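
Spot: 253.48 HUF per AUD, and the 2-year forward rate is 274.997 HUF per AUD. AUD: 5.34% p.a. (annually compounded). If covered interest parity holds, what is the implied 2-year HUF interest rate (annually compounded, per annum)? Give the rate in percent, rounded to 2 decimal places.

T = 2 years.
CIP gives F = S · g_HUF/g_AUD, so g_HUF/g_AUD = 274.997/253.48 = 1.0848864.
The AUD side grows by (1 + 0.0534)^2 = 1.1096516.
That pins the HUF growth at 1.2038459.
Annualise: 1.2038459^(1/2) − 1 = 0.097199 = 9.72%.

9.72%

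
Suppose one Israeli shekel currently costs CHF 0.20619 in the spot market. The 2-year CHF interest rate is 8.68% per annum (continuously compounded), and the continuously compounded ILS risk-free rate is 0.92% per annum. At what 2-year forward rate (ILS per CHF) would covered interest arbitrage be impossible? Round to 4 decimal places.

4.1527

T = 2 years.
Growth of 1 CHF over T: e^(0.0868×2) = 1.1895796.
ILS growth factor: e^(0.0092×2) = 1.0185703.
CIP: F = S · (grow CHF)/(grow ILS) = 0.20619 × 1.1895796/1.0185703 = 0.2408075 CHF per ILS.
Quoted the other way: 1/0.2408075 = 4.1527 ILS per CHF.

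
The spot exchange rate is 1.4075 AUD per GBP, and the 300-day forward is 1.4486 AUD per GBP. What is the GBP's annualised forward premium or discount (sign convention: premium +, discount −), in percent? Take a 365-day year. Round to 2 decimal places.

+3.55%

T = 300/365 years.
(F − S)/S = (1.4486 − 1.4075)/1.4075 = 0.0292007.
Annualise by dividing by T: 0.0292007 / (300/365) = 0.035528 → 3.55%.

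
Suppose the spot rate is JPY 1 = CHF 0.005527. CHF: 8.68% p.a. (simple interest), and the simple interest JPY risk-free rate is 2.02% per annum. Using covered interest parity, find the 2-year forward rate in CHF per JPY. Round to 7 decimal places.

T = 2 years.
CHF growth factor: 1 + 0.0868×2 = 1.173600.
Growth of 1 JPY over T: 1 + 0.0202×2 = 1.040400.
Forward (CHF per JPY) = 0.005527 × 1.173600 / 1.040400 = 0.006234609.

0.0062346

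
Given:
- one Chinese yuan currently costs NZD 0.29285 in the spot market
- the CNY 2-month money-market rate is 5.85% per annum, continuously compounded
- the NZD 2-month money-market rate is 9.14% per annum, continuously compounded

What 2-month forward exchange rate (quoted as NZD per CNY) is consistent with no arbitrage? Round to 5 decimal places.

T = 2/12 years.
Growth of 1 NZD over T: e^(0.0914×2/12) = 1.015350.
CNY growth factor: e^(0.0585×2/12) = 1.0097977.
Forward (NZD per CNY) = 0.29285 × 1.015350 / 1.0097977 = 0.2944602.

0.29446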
...
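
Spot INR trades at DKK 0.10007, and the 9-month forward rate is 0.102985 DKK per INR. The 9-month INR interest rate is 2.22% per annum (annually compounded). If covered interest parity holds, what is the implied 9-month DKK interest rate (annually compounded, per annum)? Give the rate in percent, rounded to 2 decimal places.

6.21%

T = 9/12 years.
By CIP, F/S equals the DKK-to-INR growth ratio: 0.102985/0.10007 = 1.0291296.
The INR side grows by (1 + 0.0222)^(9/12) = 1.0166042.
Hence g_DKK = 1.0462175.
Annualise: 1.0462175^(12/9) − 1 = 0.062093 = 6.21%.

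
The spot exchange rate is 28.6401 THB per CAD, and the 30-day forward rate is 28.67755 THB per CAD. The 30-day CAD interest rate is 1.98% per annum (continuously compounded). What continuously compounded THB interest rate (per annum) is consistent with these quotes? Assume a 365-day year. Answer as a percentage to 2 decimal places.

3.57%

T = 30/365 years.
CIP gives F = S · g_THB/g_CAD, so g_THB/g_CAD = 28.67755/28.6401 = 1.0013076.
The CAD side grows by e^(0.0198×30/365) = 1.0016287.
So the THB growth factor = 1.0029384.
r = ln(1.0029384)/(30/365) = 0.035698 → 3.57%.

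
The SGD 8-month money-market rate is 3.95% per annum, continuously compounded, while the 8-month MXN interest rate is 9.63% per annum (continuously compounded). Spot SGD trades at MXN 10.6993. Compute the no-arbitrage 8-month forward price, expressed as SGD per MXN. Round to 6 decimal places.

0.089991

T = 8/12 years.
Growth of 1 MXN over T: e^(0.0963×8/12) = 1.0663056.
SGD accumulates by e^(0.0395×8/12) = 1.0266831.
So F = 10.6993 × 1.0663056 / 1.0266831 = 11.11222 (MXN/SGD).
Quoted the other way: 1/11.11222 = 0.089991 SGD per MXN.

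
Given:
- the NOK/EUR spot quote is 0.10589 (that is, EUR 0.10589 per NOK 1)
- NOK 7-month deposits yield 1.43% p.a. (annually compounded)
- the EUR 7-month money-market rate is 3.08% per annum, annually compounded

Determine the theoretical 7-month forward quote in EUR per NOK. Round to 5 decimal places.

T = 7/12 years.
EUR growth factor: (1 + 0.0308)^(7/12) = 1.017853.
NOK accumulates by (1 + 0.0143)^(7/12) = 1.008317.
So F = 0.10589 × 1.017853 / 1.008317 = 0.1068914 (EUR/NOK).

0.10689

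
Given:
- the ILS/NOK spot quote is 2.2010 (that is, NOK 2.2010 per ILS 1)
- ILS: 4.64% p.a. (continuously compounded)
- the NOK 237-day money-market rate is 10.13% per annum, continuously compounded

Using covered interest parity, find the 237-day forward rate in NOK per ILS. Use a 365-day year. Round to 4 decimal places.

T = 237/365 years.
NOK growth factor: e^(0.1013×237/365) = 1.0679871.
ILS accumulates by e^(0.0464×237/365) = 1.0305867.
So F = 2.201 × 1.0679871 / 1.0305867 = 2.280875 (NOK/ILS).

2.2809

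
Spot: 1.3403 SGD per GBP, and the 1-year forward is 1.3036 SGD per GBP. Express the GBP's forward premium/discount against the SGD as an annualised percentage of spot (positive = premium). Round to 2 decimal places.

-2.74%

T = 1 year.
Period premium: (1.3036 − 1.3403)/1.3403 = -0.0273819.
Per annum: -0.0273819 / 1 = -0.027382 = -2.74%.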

» **Task brief**
Give back, exactly as written, the stretch from the line with "- NOK 7-month" through the line with "- the EUR 7-month", and no other lines from the records above.

» **Completed exercise**
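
- NOK 7-month deposits yield 1.43% p.a. (annually compounded)
- the EUR 7-month money-market rate is 3.08% per annum, annually compounded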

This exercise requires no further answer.